SUPPLIED RECORDS:
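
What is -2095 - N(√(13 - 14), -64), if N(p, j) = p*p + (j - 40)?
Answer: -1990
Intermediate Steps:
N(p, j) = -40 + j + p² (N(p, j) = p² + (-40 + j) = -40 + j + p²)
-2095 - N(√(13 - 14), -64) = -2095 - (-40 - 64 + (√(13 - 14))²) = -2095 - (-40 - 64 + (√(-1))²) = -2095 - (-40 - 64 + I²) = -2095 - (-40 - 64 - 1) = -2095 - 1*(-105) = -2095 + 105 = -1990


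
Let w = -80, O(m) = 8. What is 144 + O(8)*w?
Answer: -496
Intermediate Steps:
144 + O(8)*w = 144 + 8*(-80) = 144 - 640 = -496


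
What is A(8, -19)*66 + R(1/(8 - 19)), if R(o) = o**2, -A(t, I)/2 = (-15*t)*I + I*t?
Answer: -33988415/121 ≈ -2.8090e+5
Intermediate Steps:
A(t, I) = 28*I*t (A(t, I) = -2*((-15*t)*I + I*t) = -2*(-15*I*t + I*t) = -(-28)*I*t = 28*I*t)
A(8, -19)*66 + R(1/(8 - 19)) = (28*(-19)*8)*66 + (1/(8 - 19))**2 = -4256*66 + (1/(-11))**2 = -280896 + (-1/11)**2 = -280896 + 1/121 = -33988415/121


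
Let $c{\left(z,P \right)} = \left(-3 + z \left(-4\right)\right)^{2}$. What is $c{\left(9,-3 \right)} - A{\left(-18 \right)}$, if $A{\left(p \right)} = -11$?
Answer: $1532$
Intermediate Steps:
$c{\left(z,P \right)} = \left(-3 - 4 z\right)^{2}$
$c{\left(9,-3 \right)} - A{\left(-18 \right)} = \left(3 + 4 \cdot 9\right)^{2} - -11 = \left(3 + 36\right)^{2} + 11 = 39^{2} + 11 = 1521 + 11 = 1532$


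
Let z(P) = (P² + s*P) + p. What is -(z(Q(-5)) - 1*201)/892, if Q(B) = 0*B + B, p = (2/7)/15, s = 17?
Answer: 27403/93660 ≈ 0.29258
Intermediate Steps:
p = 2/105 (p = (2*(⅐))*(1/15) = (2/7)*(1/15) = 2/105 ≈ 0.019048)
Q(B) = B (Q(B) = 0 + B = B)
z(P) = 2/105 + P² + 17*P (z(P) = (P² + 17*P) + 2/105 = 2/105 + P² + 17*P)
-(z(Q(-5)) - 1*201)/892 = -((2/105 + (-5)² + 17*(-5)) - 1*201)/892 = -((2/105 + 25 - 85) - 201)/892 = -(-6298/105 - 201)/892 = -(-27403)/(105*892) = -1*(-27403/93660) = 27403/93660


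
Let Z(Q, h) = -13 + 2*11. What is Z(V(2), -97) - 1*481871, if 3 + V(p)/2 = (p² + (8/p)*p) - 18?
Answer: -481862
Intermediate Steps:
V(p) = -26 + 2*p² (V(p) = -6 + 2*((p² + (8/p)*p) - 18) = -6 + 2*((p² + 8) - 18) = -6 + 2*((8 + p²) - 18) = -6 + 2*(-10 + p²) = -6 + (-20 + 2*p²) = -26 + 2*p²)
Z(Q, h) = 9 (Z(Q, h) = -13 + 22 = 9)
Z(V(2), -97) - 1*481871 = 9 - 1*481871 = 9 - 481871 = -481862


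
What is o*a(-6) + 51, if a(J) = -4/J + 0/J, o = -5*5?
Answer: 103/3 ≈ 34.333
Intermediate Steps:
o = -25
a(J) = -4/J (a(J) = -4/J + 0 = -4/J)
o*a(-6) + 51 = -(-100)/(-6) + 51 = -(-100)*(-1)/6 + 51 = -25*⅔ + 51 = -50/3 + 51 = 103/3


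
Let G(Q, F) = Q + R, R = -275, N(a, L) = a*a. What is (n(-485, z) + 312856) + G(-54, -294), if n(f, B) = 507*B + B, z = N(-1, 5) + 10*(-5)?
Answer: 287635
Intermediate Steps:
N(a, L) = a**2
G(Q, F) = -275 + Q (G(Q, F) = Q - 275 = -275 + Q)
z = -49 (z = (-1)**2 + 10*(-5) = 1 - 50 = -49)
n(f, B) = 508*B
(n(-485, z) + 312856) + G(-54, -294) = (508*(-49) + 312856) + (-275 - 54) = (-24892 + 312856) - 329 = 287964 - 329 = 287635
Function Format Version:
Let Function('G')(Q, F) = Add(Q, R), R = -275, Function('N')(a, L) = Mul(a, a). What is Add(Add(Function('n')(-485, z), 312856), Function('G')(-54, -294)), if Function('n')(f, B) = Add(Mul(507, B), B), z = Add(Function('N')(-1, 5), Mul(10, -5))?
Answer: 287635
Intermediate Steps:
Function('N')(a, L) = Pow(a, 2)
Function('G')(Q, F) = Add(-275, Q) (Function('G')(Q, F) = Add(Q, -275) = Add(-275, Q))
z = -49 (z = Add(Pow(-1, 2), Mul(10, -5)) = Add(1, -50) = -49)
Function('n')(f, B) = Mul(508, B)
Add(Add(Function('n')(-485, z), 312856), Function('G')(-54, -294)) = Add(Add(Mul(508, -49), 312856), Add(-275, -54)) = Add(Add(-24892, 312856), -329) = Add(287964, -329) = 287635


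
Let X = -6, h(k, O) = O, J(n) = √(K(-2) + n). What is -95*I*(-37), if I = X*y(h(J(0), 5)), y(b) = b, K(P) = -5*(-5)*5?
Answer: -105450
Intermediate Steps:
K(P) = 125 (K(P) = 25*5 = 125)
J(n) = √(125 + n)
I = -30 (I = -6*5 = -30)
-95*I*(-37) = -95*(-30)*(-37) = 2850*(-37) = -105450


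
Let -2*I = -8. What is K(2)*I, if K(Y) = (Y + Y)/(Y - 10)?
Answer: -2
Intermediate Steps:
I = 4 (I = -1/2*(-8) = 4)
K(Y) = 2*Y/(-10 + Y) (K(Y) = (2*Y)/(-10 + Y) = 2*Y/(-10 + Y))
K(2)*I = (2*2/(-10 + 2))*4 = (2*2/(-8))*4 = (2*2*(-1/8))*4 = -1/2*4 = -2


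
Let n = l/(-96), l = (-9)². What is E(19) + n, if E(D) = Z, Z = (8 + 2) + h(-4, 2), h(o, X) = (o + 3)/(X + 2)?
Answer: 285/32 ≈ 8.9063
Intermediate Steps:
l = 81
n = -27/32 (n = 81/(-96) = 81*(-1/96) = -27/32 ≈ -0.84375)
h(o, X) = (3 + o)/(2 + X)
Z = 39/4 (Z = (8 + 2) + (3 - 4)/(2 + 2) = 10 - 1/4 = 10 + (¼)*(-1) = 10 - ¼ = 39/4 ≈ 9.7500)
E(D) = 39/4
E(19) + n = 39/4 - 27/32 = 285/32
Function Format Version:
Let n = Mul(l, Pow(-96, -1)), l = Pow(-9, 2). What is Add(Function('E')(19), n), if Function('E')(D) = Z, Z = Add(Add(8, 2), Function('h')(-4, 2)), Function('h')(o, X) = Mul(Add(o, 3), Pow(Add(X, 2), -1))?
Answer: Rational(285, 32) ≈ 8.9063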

...

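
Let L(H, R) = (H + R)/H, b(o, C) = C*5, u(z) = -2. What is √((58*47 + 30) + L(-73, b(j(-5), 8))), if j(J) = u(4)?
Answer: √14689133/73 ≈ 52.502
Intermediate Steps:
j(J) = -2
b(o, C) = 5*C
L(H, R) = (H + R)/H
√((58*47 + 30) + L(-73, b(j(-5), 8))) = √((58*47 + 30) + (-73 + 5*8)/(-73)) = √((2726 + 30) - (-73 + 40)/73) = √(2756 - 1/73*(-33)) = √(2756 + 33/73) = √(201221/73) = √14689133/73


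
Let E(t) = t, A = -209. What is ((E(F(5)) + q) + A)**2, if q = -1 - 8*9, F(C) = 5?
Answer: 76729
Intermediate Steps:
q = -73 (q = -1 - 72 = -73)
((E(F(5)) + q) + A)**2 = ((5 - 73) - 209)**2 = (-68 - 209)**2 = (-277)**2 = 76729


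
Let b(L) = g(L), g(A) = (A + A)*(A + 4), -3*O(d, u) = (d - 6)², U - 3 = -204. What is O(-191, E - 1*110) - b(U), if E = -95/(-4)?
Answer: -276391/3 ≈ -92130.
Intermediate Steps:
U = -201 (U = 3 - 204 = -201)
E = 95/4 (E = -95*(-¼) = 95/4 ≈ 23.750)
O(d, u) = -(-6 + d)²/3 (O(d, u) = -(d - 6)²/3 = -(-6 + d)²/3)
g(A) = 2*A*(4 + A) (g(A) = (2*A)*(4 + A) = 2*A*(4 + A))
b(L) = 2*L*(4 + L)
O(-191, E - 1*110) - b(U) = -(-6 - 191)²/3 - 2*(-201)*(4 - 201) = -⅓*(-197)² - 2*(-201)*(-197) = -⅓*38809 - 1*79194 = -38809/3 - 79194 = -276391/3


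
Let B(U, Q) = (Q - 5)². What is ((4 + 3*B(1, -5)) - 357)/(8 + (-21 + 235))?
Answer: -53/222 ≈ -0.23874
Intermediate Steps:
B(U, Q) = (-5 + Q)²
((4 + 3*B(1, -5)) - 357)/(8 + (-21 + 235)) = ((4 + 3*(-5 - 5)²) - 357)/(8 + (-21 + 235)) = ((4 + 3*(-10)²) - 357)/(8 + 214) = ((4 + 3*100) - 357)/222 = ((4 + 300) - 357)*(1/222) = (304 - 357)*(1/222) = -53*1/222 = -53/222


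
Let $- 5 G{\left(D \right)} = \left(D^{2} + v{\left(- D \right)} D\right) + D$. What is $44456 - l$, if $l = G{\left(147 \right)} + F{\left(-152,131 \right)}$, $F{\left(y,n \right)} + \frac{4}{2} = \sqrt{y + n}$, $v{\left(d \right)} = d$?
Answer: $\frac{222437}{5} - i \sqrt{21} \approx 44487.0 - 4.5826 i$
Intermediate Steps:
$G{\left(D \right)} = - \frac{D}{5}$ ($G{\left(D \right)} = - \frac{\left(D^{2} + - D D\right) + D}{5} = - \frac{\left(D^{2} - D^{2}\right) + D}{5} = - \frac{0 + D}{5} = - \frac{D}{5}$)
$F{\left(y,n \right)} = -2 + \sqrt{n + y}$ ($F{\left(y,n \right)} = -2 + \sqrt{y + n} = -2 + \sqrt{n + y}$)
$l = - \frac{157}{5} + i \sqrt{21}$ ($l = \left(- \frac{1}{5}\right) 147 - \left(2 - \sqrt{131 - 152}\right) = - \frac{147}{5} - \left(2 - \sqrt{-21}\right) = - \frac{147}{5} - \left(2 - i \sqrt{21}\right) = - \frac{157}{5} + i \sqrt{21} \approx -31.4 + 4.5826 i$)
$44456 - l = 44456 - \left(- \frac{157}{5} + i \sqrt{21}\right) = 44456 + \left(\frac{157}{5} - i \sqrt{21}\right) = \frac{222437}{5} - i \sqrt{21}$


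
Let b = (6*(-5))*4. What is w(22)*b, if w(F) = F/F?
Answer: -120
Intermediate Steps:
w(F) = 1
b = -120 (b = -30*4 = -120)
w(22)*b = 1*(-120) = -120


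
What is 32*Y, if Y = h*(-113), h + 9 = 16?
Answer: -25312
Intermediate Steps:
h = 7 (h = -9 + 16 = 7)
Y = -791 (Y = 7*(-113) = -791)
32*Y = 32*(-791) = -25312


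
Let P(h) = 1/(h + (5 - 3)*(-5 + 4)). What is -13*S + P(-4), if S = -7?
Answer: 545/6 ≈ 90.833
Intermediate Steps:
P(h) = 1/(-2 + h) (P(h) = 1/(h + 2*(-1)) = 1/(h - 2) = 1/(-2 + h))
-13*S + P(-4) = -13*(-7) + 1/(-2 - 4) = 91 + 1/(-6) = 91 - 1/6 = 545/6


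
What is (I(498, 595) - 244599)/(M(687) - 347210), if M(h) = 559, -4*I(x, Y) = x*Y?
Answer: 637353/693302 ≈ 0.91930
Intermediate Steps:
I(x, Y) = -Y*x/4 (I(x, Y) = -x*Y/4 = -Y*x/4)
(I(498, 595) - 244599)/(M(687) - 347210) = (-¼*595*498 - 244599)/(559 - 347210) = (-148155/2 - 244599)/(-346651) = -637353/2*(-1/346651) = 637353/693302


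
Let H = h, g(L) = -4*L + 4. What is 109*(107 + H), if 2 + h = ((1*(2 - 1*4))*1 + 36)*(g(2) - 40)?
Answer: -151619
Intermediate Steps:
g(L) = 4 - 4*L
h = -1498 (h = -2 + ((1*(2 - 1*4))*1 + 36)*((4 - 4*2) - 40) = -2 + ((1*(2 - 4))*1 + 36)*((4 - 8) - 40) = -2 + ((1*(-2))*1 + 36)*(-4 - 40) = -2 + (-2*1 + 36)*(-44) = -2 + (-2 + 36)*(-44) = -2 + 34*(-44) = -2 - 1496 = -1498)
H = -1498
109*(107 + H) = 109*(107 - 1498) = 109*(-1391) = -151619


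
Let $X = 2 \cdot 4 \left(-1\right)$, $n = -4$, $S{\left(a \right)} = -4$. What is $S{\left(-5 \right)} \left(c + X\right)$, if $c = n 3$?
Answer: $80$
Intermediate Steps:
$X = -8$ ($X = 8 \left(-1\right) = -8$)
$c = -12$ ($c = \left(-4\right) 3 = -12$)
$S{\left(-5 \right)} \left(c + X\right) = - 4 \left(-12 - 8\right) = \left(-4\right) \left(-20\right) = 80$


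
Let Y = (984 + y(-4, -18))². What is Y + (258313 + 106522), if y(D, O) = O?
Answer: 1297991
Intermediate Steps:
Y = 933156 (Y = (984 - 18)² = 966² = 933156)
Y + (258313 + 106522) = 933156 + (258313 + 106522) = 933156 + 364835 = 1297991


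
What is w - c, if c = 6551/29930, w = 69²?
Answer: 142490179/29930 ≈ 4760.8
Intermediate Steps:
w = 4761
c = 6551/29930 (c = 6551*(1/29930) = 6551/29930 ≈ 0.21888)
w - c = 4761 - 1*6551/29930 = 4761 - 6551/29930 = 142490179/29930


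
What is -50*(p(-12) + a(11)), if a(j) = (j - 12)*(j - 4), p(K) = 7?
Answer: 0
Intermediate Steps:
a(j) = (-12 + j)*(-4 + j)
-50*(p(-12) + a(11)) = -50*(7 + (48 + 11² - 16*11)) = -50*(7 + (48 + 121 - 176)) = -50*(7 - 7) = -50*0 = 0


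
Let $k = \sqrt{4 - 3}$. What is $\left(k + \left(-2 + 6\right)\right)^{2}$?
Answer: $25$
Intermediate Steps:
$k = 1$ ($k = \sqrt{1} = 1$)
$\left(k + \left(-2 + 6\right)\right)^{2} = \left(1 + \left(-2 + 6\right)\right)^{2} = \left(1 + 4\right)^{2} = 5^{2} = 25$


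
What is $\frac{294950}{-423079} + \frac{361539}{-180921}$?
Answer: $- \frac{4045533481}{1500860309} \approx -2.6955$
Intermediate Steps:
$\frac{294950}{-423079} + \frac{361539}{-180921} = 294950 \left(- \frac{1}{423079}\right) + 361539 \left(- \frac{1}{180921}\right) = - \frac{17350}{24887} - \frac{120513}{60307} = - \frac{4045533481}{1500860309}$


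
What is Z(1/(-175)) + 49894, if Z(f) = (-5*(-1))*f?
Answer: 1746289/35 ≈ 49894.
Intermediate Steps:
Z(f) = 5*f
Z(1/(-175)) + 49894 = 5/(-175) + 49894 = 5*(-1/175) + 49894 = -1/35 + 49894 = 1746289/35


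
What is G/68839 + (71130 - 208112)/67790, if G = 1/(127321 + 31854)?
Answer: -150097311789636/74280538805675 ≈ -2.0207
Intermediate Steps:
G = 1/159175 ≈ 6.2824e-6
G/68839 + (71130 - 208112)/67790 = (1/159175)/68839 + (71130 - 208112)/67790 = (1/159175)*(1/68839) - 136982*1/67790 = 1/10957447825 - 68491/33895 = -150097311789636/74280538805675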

EXERCISE DESCRIPTION:
Here the output must be the lines above from the line with "Let b = (6*(-5))*4." to the line with "Answer: -25312", both included, duplicated word for word and nothing else.

SOLVED EXERCISE:
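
Let b = (6*(-5))*4. What is w(22)*b, if w(F) = F/F?
Answer: -120
Intermediate Steps:
w(F) = 1
b = -120 (b = -30*4 = -120)
w(22)*b = 1*(-120) = -120


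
What is 32*Y, if Y = h*(-113), h + 9 = 16?
Answer: -25312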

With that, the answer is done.